■ **What the task requires**: Take every line containing "pool" from the material and copy it.

■ **Dataset records**:

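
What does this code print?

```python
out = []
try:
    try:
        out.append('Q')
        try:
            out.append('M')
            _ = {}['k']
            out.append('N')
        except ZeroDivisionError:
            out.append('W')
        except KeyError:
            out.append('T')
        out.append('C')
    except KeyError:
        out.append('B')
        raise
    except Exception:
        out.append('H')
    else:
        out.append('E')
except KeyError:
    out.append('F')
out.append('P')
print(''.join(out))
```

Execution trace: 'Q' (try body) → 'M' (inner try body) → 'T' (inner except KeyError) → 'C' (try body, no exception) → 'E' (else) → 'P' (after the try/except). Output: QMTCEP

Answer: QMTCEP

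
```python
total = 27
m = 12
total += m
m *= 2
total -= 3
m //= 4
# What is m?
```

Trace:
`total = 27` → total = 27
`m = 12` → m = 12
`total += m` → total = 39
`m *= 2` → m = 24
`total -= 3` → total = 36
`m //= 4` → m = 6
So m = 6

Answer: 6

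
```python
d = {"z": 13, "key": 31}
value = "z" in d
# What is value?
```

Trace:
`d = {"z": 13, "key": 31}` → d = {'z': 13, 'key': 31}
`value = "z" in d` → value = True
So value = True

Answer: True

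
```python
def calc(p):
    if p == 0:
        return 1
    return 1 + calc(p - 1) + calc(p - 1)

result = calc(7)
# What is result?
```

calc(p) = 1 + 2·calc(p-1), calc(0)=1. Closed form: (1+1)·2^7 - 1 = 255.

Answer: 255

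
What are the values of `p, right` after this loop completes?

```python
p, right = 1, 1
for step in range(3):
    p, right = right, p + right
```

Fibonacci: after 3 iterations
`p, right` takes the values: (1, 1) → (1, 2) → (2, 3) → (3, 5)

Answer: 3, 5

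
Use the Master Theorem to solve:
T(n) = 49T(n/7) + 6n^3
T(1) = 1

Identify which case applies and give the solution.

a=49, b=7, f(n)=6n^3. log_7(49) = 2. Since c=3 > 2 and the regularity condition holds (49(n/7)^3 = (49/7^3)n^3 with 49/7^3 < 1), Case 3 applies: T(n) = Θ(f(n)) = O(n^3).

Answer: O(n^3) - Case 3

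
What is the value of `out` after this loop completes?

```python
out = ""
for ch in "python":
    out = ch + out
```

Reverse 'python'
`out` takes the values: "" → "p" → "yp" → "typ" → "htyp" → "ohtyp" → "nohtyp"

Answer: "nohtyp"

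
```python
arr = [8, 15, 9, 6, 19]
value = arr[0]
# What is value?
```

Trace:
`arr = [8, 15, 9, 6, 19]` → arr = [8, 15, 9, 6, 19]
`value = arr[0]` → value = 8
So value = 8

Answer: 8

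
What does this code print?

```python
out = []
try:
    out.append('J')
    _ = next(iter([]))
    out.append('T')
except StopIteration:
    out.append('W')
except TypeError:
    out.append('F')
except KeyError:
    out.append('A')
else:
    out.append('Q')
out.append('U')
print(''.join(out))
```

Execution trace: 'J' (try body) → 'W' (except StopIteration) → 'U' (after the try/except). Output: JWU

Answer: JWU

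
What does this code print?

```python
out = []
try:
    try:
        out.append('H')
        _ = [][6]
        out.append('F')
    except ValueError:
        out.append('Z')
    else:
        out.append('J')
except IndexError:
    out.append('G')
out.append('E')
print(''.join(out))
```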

--

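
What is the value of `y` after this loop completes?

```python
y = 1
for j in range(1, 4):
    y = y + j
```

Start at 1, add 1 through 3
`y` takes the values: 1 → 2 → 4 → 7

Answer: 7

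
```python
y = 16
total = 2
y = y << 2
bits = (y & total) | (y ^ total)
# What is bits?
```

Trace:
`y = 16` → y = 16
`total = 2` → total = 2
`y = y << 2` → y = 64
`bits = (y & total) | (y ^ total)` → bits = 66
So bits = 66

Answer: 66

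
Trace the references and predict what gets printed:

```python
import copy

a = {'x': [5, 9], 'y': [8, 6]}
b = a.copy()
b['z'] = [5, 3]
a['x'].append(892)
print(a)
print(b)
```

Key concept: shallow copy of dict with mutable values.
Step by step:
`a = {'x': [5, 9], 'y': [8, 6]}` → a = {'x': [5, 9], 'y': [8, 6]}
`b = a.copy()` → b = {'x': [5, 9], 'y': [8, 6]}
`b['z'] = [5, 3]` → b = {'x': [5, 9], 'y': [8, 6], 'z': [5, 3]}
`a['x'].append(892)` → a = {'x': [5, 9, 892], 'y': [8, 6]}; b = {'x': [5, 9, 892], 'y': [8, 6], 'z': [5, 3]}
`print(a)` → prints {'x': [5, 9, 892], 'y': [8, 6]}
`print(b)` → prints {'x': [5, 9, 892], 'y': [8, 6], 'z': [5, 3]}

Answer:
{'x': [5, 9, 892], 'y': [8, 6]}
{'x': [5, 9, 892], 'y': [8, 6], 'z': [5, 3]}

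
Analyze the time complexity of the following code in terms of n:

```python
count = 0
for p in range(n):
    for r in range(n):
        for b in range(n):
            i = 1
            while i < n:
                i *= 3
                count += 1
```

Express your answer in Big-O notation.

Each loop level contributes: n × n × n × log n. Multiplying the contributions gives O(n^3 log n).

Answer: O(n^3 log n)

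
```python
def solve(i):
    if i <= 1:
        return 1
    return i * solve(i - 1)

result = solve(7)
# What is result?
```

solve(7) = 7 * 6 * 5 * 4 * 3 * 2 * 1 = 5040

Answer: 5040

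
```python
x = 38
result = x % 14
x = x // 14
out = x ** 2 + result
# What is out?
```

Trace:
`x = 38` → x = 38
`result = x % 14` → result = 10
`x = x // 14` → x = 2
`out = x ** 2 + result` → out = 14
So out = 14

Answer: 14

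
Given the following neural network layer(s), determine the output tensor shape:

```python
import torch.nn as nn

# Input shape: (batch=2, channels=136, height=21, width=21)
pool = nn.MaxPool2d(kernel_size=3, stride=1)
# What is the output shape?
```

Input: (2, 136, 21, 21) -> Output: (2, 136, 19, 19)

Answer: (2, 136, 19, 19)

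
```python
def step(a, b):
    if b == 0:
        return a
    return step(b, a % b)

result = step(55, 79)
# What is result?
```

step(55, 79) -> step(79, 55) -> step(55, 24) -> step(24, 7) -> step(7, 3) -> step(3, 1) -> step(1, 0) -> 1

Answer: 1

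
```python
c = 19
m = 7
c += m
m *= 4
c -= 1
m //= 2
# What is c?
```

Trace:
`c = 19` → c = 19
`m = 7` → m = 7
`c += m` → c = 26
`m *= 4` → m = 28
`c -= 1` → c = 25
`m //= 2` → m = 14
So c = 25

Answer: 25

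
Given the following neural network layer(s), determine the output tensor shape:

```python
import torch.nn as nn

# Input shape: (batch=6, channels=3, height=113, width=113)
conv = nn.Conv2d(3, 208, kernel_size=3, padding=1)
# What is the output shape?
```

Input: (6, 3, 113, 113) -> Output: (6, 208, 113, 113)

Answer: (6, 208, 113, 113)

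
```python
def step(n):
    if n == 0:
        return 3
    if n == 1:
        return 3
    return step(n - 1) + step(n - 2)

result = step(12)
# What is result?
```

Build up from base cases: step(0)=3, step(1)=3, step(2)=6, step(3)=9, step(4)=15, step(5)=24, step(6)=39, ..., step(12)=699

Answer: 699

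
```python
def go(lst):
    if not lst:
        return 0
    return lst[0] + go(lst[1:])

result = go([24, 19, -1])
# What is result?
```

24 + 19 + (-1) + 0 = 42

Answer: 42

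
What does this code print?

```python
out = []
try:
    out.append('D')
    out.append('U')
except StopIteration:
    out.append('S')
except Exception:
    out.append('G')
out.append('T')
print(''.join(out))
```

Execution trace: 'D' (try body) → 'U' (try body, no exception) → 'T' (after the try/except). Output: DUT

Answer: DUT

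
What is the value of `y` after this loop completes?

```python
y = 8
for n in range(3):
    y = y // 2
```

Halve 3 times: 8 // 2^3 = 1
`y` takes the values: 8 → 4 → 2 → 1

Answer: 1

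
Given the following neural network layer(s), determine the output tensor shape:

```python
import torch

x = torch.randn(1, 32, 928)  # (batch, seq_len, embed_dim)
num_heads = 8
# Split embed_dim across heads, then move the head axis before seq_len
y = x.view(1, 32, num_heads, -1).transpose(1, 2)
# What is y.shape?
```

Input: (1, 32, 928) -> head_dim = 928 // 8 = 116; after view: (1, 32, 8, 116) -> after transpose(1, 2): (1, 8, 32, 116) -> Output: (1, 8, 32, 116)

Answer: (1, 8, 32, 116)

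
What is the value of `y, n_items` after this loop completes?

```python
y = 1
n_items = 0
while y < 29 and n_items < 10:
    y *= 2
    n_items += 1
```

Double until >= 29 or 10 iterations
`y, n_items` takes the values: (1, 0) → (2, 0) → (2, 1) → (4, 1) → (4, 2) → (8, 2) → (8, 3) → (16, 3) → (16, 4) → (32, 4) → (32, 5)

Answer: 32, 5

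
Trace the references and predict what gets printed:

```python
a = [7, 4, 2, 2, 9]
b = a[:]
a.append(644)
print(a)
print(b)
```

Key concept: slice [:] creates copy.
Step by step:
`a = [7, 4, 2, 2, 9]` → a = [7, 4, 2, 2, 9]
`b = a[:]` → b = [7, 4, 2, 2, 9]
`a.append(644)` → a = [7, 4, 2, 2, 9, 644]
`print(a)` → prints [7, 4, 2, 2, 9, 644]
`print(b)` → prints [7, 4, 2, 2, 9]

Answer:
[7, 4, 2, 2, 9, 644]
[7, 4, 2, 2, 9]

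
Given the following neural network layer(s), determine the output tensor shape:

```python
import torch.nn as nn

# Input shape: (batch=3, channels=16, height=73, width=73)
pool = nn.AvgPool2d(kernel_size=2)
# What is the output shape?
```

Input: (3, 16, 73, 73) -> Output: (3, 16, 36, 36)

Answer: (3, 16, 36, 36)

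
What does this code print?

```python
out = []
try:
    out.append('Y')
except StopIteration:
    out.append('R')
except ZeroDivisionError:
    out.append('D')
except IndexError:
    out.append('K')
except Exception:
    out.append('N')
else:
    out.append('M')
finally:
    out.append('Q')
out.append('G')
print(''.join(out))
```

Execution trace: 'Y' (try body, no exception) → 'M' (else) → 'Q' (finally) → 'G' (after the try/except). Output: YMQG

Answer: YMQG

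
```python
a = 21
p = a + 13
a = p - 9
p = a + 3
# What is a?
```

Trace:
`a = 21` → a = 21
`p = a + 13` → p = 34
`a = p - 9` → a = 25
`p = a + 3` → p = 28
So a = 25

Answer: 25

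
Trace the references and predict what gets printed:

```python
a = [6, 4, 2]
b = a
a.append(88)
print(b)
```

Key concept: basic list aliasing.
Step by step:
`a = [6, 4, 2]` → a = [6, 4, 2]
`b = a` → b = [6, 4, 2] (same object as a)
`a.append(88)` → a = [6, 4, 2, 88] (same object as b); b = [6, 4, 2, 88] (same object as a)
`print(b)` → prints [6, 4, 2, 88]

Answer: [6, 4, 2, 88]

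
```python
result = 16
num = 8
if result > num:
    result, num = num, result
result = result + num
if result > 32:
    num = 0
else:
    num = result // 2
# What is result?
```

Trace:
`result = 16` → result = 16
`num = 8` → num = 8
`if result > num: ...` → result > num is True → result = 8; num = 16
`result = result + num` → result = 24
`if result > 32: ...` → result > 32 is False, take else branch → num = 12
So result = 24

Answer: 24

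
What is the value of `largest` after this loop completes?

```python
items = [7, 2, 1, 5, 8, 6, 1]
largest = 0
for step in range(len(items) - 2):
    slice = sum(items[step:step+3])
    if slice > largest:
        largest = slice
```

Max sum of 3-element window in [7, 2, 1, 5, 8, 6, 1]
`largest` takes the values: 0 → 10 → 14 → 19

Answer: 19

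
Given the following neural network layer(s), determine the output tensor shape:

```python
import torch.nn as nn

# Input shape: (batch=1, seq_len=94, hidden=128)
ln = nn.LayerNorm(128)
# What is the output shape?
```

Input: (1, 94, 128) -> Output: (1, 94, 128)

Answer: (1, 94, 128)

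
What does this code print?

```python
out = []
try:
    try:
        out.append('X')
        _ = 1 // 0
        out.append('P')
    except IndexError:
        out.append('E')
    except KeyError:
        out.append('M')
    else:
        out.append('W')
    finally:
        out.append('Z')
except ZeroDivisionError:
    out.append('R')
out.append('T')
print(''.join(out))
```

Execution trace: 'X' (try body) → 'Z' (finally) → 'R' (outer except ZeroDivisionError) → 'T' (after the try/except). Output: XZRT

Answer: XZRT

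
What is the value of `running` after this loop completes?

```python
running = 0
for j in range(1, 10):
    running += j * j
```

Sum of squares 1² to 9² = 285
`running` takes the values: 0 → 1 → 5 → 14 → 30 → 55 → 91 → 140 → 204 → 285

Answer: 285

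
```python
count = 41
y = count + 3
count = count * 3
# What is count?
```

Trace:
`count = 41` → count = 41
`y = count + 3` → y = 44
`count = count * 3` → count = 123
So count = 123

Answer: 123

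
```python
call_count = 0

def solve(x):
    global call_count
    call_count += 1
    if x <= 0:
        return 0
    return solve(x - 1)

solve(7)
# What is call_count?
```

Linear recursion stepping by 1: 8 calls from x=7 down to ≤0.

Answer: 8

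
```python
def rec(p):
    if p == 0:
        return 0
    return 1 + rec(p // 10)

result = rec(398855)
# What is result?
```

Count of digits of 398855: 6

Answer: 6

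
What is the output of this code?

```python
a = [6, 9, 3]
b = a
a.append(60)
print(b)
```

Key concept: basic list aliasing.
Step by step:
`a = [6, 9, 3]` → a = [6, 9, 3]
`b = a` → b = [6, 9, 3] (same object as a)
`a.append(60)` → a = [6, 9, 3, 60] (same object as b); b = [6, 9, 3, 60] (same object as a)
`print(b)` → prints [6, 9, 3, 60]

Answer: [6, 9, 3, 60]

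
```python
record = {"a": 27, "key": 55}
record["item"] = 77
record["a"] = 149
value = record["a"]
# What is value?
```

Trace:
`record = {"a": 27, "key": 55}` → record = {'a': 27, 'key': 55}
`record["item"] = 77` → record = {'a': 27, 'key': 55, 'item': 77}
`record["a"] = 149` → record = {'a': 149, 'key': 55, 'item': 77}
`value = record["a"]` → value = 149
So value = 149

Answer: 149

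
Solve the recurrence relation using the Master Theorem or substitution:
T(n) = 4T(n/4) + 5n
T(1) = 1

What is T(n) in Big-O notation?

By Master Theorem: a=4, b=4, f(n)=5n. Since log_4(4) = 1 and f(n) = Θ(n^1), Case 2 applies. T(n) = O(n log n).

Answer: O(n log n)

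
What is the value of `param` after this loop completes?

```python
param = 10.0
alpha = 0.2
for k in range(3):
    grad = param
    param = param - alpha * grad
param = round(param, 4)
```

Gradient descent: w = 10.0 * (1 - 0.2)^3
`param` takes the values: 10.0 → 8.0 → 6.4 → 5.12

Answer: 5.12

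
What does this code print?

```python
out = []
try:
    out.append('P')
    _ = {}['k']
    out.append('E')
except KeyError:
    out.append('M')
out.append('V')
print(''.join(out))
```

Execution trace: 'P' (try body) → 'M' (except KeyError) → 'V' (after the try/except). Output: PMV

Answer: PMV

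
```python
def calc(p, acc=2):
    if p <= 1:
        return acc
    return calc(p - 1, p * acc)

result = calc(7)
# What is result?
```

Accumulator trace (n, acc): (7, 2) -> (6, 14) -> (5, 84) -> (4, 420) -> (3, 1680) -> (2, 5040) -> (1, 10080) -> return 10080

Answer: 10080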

■ **Output of the exercise**:
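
pool = nn.MaxPool2d(kernel_size=3, stride=1)
pool = nn.AvgPool2d(kernel_size=2)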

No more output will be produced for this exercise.